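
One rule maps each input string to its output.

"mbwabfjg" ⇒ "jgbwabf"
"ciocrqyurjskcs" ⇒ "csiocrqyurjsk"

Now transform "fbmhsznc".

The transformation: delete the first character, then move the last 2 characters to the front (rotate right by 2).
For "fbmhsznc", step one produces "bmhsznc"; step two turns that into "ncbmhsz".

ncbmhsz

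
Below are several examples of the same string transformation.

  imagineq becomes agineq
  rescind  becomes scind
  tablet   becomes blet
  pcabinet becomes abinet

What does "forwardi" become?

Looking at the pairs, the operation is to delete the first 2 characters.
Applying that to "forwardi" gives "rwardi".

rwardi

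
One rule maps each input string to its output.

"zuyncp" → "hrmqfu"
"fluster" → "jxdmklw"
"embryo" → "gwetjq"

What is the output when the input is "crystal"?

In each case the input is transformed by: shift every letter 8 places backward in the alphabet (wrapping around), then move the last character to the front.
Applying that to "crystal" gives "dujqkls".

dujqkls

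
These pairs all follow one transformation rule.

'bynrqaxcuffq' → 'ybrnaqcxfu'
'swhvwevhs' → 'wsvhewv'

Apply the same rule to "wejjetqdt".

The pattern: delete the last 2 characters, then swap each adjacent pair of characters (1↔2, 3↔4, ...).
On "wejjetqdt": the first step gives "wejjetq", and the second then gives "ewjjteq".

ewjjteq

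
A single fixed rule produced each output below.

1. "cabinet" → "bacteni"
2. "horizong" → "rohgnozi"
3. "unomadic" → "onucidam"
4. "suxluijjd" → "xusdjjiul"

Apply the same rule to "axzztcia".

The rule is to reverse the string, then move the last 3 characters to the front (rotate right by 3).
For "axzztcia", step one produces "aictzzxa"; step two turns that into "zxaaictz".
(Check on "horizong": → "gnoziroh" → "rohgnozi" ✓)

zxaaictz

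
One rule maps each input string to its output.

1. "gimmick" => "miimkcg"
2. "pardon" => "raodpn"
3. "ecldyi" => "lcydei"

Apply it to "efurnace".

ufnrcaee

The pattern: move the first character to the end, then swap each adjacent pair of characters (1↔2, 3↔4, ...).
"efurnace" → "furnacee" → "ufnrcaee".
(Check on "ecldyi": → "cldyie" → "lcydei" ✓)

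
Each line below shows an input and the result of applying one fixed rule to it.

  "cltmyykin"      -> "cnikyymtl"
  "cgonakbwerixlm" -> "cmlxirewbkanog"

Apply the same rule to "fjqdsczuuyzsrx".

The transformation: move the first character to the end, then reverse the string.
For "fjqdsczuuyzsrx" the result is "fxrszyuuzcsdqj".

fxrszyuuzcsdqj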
= = = = =
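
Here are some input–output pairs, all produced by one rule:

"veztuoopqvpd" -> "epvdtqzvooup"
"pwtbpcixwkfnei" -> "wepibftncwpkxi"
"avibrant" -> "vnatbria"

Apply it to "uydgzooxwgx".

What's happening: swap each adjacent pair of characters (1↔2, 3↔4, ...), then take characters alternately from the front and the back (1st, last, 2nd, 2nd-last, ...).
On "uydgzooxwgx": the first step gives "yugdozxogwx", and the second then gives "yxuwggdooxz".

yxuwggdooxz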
= = = = =
=== Task requirements ===
Look through the entries above and report the number of lines that contain "produced". Write only the number.

=== Expected output ===
2